━━━━━ Exercise data
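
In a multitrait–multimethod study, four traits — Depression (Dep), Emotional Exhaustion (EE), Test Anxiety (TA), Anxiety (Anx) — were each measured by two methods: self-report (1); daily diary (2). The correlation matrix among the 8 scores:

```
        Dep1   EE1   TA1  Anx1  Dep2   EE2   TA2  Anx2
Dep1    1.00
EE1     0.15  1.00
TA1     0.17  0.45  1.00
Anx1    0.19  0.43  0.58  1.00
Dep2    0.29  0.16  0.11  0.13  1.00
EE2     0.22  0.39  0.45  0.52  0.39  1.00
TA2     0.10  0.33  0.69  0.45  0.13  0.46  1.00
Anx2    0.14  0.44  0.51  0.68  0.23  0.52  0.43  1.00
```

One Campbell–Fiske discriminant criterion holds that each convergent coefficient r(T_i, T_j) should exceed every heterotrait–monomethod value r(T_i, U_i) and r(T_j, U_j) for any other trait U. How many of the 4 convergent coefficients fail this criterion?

2

Each convergent coefficient versus the relevant comparison correlations:
Dep (methods 1·2): 0.29 vs {0.15, 0.39, 0.17, 0.13, 0.19, 0.23} → fail.
EE (methods 1·2): 0.39 vs {0.15, 0.39, 0.45, 0.46, 0.43, 0.52} → fail.
TA (methods 1·2): 0.69 vs {0.17, 0.13, 0.45, 0.46, 0.58, 0.43} → pass.
Anx (methods 1·2): 0.68 vs {0.19, 0.23, 0.43, 0.52, 0.58, 0.43} → pass.
2 of 4 fail.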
━━━━━━━━━━
### Exercise
What's needed is a word-for-word restatement of all the entries.

### Answer to this problem
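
In a multitrait–multimethod study, four traits — Depression (Dep), Emotional Exhaustion (EE), Test Anxiety (TA), Anxiety (Anx) — were each measured by two methods: self-report (1); daily diary (2). The correlation matrix among the 8 scores:

```
        Dep1   EE1   TA1  Anx1  Dep2   EE2   TA2  Anx2
Dep1    1.00
EE1     0.15  1.00
TA1     0.17  0.45  1.00
Anx1    0.19  0.43  0.58  1.00
Dep2    0.29  0.16  0.11  0.13  1.00
EE2     0.22  0.39  0.45  0.52  0.39  1.00
TA2     0.10  0.33  0.69  0.45  0.13  0.46  1.00
Anx2    0.14  0.44  0.51  0.68  0.23  0.52  0.43  1.00
```

One Campbell–Fiske discriminant criterion holds that each convergent coefficient r(T_i, T_j) should exceed every heterotrait–monomethod value r(T_i, U_i) and r(T_j, U_j) for any other trait U. How many of the 4 convergent coefficients fail this criterion?

2

Each convergent coefficient versus the relevant comparison correlations:
Dep (methods 1·2): 0.29 vs {0.15, 0.39, 0.17, 0.13, 0.19, 0.23} → fail.
EE (methods 1·2): 0.39 vs {0.15, 0.39, 0.45, 0.46, 0.43, 0.52} → fail.
TA (methods 1·2): 0.69 vs {0.17, 0.13, 0.45, 0.46, 0.58, 0.43} → pass.
Anx (methods 1·2): 0.68 vs {0.19, 0.23, 0.43, 0.52, 0.58, 0.43} → pass.
2 of 4 fail.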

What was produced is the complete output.